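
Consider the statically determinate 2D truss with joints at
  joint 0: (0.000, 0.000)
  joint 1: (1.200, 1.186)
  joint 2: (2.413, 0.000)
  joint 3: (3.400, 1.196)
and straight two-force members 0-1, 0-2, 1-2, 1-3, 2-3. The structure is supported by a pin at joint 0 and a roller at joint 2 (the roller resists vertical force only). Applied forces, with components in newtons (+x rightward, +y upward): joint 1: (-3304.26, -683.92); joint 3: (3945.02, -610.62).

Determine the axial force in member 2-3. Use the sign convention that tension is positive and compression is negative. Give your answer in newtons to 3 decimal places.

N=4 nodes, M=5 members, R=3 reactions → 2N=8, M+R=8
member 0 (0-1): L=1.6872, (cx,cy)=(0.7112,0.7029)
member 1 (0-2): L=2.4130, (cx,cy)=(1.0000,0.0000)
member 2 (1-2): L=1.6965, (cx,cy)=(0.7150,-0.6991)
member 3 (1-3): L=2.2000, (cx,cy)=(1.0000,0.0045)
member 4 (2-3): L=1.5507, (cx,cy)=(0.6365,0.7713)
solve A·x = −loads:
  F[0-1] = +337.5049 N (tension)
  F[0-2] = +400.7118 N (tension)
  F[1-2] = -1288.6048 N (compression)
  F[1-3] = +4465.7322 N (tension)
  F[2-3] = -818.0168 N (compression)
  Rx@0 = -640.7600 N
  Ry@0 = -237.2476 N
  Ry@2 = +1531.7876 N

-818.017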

^^^^

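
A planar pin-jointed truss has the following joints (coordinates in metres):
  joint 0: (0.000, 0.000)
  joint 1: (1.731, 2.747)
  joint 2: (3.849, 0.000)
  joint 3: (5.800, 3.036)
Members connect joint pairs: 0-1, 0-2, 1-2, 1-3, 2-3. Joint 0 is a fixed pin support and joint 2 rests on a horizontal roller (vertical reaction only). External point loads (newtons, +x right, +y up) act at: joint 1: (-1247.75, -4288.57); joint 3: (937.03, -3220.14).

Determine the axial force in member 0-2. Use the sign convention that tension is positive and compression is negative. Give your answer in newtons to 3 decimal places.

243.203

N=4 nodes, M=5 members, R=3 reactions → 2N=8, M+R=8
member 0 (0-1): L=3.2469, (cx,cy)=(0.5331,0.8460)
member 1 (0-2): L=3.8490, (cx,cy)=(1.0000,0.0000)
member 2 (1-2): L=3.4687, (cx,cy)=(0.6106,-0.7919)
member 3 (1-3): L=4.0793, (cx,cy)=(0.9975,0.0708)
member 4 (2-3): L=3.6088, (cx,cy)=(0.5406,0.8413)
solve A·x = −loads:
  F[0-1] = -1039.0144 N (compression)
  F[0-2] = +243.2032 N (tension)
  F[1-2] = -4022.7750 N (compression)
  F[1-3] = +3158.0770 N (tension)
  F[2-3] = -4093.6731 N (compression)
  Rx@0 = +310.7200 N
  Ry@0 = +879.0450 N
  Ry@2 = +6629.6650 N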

^^^^

▸ Your assignment
Every line that contains the string "only" should be returned from the data.

▸ Written answer
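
and straight two-force members 0-1, 0-2, 1-2, 1-3, 2-3. The structure is supported by a pin at joint 0 and a roller at joint 2 (the roller resists vertical force only). Applied forces, with components in newtons (+x rightward, +y upward): joint 1: (-3304.26, -683.92); joint 3: (3945.02, -610.62).
Members connect joint pairs: 0-1, 0-2, 1-2, 1-3, 2-3. Joint 0 is a fixed pin support and joint 2 rests on a horizontal roller (vertical reaction only). External point loads (newtons, +x right, +y up) act at: joint 1: (-1247.75, -4288.57); joint 3: (937.03, -3220.14).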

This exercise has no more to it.